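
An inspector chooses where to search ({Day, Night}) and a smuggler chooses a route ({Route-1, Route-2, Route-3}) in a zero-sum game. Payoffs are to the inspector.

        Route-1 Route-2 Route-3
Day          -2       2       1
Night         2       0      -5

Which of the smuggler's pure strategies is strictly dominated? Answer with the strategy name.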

◆ ◆ ◆

Work task =
Without omitting any record, transcribe the data exactly.

Answer for this exercise =
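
An inspector chooses where to search ({Day, Night}) and a smuggler chooses a route ({Route-1, Route-2, Route-3}) in a zero-sum game. Payoffs are to the inspector.

        Route-1 Route-2 Route-3
Day          -2       2       1
Night         2       0      -5

Which of the smuggler's pure strategies is strictly dominated? Answer with the strategy name.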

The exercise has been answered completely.